[EXERCISE DESCRIPTION] Take the listing below and print exactly the lines starting at the line containing "cousin]₂ knew that" and ending at the line containing "[TP [DP Stefan₁'s", both ends included, and no others.

*** RECORDS PROVIDED

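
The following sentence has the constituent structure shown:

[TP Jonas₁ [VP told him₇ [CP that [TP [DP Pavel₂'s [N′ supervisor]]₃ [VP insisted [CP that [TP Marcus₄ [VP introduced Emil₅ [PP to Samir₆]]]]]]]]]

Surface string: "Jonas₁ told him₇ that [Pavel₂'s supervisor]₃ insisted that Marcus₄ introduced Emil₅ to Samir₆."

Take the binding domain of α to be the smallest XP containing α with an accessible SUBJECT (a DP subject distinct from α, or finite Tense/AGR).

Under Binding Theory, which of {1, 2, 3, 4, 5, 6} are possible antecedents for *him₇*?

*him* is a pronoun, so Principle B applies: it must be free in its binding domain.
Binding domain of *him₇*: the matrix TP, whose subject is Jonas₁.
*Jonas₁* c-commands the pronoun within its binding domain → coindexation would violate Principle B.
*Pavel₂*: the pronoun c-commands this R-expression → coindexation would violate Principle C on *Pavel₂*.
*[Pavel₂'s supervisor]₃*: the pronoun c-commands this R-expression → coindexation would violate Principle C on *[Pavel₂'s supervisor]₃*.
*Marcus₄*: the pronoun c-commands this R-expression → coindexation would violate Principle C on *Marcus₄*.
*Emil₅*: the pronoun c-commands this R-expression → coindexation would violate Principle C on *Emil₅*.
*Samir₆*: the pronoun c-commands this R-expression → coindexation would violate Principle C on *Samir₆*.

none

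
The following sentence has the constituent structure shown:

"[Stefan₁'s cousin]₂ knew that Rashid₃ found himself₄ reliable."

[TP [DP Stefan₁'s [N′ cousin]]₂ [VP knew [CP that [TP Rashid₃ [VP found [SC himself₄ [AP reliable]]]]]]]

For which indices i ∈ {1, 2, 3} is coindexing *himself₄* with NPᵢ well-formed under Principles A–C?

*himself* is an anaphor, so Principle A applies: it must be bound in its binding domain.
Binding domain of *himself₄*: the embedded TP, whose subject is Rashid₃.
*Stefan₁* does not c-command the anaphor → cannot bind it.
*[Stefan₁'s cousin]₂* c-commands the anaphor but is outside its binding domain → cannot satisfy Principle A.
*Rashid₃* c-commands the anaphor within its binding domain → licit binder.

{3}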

******

[EXERCISE RESULT]
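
"[Stefan₁'s cousin]₂ knew that Rashid₃ found himself₄ reliable."

[TP [DP Stefan₁'s [N′ cousin]]₂ [VP knew [CP that [TP Rashid₃ [VP found [SC himself₄ [AP reliable]]]]]]]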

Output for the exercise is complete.